*What the task requires*
The lines wanted are those in the data below that include "awardee".

Saved entries
- Opening Delimiter -
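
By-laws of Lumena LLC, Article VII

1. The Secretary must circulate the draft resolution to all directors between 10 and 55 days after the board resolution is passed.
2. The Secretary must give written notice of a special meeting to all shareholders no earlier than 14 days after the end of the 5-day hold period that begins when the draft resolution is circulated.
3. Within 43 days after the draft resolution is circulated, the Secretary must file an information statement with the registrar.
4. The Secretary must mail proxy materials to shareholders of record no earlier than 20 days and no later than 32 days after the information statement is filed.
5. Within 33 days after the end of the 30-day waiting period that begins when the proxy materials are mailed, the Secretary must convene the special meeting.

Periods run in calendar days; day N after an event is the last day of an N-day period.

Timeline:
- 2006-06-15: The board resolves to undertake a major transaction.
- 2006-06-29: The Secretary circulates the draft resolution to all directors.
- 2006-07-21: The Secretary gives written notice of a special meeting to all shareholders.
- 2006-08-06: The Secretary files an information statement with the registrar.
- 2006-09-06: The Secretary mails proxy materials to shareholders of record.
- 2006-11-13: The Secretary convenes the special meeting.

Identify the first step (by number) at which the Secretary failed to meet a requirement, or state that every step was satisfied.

Step 1 — 10 and 55 days from 2006-06-15 (when the board resolution is passed) are 2006-06-25 and 2006-08-09 respectively; done 2006-06-29 — within the window.
Step 2 — must wait 14 days from 2006-07-04 (end of the 5-day hold period, which began when the draft resolution is circulated on 2006-06-29), so not before 2006-07-18; 2006-07-21 is on or after that date.
Step 3 — counting 43 days from 2006-06-29 (when the draft resolution is circulated) gives a deadline of 2006-08-11; done 2006-08-06 — timely.
Step 4 — 20 and 32 days from 2006-08-06 (when the information statement is filed) are 2006-08-26 and 2006-09-07 respectively; done 2006-09-06 — within the window.
Step 5 — counting 33 days from 2006-10-06 (end of the 30-day waiting period, which began when the proxy materials are mailed on 2006-09-06) gives a deadline of 2006-11-08; not done until 2006-11-13, 5 days after the deadline.
The procedure was therefore not followed at step 5.

Step 5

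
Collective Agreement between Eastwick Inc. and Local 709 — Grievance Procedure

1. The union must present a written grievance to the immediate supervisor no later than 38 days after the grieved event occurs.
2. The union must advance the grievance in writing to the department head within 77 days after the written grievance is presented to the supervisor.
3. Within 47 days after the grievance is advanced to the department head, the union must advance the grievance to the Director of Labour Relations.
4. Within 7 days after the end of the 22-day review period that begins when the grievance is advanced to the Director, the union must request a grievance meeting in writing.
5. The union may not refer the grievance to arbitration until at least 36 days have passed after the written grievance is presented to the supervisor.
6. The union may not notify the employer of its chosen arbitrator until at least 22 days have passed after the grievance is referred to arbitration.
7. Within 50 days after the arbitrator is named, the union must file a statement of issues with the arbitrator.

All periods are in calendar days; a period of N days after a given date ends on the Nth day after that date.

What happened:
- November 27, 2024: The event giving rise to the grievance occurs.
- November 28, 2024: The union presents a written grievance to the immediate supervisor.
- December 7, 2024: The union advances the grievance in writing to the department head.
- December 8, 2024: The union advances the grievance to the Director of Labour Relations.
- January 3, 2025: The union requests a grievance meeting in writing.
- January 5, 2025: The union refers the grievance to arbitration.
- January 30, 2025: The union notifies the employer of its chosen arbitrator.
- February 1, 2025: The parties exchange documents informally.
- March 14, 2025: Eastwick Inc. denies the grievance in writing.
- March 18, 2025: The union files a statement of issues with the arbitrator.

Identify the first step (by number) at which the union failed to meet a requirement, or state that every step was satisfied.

None — every step was satisfied

(1) due by November 27, 2024 + 38 days = January 4, 2025; done November 28, 2024 — timely.
(2) due by November 28, 2024 + 77 days = February 13, 2025; completed December 7, 2024, before the deadline.
(3) due by December 7, 2024 + 47 days = January 23, 2025; done December 8, 2024 — timely.
(4) due by December 30, 2024 + 7 days = January 6, 2025; done January 3, 2025 — timely.
(5) permitted from November 28, 2024 + 36 days = January 3, 2025 onward; done January 5, 2025 — permitted.
(6) permitted from January 5, 2025 + 22 days = January 27, 2025 onward; done January 30, 2025 — permitted.
(7) due by January 30, 2025 + 50 days = March 21, 2025; March 18, 2025 is within that limit.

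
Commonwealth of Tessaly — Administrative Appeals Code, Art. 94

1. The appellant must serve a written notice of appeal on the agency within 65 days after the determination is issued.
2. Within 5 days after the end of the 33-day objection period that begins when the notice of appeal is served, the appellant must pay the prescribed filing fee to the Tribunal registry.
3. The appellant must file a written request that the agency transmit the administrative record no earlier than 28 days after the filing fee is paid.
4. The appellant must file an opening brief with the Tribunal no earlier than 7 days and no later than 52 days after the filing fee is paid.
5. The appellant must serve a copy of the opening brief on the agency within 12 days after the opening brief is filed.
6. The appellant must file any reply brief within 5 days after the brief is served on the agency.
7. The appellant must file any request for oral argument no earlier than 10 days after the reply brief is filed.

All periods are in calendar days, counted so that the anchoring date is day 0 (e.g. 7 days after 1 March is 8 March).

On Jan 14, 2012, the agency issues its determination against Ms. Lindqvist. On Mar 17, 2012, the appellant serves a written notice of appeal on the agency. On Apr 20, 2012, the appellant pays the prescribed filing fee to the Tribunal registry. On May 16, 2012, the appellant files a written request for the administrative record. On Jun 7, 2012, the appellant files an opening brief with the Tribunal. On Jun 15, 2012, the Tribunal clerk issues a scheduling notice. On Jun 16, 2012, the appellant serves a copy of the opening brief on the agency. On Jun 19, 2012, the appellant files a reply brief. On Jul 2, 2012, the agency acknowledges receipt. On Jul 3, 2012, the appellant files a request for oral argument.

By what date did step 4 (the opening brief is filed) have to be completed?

Jun 11, 2012

Step 4 runs from Apr 20, 2012, when the filing fee is paid. The window is 7–52 days after Apr 20, 2012; it closes on Jun 11, 2012.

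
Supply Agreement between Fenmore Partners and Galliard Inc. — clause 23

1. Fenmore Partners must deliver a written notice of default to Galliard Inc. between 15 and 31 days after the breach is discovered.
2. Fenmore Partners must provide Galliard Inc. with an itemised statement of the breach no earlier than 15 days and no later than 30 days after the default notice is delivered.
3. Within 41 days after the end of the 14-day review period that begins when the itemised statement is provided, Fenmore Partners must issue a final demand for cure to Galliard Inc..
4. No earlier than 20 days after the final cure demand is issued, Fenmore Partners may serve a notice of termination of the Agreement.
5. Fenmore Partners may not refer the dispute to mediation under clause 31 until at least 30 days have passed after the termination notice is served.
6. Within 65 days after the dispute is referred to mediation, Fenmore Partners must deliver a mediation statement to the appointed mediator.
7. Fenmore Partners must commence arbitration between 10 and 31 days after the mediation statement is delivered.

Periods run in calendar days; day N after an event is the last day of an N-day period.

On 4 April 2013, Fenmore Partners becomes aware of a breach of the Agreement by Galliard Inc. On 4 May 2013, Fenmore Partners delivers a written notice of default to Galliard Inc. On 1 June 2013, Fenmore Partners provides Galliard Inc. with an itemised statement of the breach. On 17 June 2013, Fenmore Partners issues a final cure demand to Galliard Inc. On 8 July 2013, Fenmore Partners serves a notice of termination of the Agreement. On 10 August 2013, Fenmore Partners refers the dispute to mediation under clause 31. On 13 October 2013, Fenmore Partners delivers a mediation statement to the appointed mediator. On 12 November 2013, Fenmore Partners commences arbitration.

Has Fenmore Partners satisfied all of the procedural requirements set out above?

Step 1: the window is 15–31 days after 4 April 2013 (when the breach is discovered), so 19 April 2013 through 5 May 2013; done 4 May 2013, which is between those dates.
Step 2: the window is 15–30 days after 4 May 2013 (when the default notice is delivered), so 19 May 2013 through 3 June 2013; done 1 June 2013, which is between those dates.
Step 3: 41 days after 15 June 2013 (end of the 14-day review period, which began when the itemised statement is provided on 1 June 2013) is 26 July 2013; done 17 June 2013 — timely.
Step 4: the earliest permitted date is 20 days after 17 June 2013 (when the final cure demand is issued), i.e. 7 July 2013; done 8 July 2013 — permitted.
Step 5: the earliest permitted date is 30 days after 8 July 2013 (when the termination notice is served), i.e. 7 August 2013; 10 August 2013 is on or after that date.
Step 6: 65 days after 10 August 2013 (when the dispute is referred to mediation) is 14 October 2013; completed 13 October 2013, before the deadline.
Step 7: the window is 10–31 days after 13 October 2013 (when the mediation statement is delivered), so 23 October 2013 through 13 November 2013; 12 November 2013 falls inside that range.

Yes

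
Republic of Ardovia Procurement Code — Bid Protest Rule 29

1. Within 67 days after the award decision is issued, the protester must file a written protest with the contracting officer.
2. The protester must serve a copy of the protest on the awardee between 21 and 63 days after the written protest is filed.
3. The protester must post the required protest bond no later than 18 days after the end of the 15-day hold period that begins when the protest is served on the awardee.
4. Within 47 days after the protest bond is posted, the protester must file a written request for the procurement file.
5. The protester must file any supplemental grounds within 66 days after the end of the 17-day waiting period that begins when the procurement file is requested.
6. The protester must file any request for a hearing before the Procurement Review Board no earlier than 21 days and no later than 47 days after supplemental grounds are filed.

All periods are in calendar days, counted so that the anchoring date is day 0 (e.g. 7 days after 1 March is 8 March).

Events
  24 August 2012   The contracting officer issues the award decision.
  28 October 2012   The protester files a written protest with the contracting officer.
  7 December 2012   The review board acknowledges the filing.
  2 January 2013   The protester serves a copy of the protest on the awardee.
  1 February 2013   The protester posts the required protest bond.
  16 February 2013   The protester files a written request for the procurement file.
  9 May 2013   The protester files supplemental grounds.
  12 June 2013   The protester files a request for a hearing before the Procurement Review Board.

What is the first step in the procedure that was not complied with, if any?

Step 2

(1) due by 24 August 2012 + 67 days = 30 October 2012; done 28 October 2012 — timely.
(2) the permitted window runs from 28 October 2012 + 21 = 18 November 2012 to 28 October 2012 + 63 = 30 December 2012; done 2 January 2013 — 3 days after the window closed.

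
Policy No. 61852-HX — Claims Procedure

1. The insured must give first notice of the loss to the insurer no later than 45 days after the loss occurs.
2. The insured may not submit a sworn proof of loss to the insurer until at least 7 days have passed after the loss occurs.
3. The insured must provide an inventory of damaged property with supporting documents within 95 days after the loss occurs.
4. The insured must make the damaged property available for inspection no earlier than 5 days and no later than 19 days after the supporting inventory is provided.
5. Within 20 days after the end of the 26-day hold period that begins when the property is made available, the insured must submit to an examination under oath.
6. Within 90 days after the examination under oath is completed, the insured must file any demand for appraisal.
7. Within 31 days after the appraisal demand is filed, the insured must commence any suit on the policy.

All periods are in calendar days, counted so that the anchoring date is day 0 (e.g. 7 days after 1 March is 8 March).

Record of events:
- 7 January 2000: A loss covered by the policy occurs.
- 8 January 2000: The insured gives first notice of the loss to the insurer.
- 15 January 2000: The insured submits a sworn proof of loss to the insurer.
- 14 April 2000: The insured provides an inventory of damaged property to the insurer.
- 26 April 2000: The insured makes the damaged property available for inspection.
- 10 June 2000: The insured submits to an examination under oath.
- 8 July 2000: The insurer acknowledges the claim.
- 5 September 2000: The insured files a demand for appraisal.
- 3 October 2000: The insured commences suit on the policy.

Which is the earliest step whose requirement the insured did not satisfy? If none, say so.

Step 3

(1) due by 7 January 2000 + 45 days = 21 February 2000; 8 January 2000 is within that limit.
(2) permitted from 7 January 2000 + 7 days = 14 January 2000 onward; done 15 January 2000 — permitted.
(3) due by 7 January 2000 + 95 days = 11 April 2000; done 14 April 2000 — 3 days late.
Later steps need not be reached.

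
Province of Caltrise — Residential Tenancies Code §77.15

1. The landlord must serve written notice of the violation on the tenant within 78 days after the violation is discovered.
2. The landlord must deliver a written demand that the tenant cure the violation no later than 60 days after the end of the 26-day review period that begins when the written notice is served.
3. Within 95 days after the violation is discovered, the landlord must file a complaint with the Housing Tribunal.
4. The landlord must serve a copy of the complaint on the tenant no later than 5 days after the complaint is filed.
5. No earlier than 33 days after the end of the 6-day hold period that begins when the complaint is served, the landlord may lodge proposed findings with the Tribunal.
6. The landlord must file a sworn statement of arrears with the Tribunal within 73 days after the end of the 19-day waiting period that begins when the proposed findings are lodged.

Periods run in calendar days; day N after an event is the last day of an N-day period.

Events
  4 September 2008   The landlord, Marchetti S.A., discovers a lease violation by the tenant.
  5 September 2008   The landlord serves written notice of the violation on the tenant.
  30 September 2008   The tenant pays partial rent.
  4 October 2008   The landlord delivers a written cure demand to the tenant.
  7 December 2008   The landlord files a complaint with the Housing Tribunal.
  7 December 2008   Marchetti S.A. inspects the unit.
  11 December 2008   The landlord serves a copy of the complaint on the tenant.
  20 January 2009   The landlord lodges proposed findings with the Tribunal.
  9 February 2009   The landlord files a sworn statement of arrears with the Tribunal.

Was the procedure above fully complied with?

Yes

Step 1: 78 days after 4 September 2008 (when the violation is discovered) is 21 November 2008; completed 5 September 2008, before the deadline.
Step 2: 60 days after 1 October 2008 (end of the 26-day review period, which began when the written notice is served on 5 September 2008) is 30 November 2008; completed 4 October 2008, before the deadline.
Step 3: 95 days after 4 September 2008 (when the violation is discovered) is 8 December 2008; done 7 December 2008 — timely.
Step 4: 5 days after 7 December 2008 (when the complaint is filed) is 12 December 2008; 11 December 2008 is within that limit.
Step 5: the earliest permitted date is 33 days after 17 December 2008 (end of the 6-day hold period, which began when the complaint is served on 11 December 2008), i.e. 19 January 2009; done 20 January 2009, after the minimum wait.
Step 6: 73 days after 8 February 2009 (end of the 19-day waiting period, which began when the proposed findings are lodged on 20 January 2009) is 22 April 2009; 9 February 2009 is within that limit.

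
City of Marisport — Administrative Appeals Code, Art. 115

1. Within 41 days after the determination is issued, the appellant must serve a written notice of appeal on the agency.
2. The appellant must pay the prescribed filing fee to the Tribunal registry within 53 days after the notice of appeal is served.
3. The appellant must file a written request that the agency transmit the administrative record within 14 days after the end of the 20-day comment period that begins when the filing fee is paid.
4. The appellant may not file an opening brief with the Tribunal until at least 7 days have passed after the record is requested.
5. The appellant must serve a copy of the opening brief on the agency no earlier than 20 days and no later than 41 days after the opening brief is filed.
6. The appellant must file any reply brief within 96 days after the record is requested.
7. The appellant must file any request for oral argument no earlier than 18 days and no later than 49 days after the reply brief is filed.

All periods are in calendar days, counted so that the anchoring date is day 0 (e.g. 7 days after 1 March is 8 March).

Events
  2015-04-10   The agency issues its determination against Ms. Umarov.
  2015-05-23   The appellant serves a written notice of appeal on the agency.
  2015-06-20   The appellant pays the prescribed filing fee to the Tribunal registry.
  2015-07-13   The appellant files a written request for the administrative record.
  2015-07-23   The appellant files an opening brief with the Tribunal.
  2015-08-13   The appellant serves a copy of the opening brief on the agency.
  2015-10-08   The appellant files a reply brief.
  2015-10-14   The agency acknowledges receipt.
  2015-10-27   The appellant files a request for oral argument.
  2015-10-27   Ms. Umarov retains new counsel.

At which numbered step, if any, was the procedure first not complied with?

Step 1

Step 1: 41 days after 2015-04-10 (when the determination is issued) is 2015-05-21; 2015-05-23 misses that deadline by 2 days.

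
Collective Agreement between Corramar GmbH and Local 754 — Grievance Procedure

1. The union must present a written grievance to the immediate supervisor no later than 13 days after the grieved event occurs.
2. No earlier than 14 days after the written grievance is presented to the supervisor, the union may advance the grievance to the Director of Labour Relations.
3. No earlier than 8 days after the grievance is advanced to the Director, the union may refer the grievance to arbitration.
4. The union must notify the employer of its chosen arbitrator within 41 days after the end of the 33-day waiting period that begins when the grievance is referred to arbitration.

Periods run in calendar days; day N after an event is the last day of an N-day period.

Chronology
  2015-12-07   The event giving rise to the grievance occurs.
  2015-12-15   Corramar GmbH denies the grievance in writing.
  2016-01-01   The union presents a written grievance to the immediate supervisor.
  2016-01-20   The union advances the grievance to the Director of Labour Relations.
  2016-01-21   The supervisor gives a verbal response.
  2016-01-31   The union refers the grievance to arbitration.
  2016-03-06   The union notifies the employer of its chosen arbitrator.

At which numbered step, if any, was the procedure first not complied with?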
- Closing Delimiter -
*Written answer*
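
2. The protester must serve a copy of the protest on the awardee between 21 and 63 days after the written protest is filed.
3. The protester must post the required protest bond no later than 18 days after the end of the 15-day hold period that begins when the protest is served on the awardee.
  2 January 2013   The protester serves a copy of the protest on the awardee.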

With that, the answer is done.